● **The problem**:
Let your answer be the line containing "if ((acc * a)" and every line below it to the end of the records, copied exactly.

*** Opening of Records provided ***

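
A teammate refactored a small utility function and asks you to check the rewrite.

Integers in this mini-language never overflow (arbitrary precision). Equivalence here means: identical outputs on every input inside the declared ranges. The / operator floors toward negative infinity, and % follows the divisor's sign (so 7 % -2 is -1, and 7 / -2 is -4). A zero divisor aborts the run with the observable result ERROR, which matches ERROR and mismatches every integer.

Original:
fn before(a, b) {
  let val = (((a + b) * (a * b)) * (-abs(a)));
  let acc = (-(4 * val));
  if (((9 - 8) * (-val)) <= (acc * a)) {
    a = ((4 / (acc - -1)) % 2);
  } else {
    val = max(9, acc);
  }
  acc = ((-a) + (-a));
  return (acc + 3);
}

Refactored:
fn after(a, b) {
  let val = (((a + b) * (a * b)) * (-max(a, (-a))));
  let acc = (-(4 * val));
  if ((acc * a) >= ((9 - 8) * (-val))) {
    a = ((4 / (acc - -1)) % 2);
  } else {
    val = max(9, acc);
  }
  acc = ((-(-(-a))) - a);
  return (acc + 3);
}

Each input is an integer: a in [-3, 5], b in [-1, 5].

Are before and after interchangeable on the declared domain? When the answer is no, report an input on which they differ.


Reading the diff, among the changes: min/max/abs usage differs; also comparison usage differs; also arithmetic usage differs.
Tracing a=2, b=4: before: val becomes -96; next acc becomes 384; next (((9 - 8) * (-val)) <= (acc * a)) evaluates to true; next a becomes 0; next acc becomes 0; next final value 3 | after: val becomes -96; next acc becomes 384; next ((acc * a) >= ((9 - 8) * (-val))) evaluates to true; next a becomes 0; next acc becomes 0; next final value 3 — matching result 3.
Across all 63 domain points the two functions coincide.
verdict: equivalent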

*** Close of Records provided ***

● **Written response**:
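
  if ((acc * a) >= ((9 - 8) * (-val))) {
    a = ((4 / (acc - -1)) % 2);
  } else {
    val = max(9, acc);
  }
  acc = ((-(-(-a))) - a);
  return (acc + 3);
}

Each input is an integer: a in [-3, 5], b in [-1, 5].

Are before and after interchangeable on the declared domain? When the answer is no, report an input on which they differ.


Reading the diff, among the changes: min/max/abs usage differs; also comparison usage differs; also arithmetic usage differs.
Tracing a=2, b=4: before: val becomes -96; next acc becomes 384; next (((9 - 8) * (-val)) <= (acc * a)) evaluates to true; next a becomes 0; next acc becomes 0; next final value 3 | after: val becomes -96; next acc becomes 384; next ((acc * a) >= ((9 - 8) * (-val))) evaluates to true; next a becomes 0; next acc becomes 0; next final value 3 — matching result 3.
Across all 63 domain points the two functions coincide.
verdict: equivalent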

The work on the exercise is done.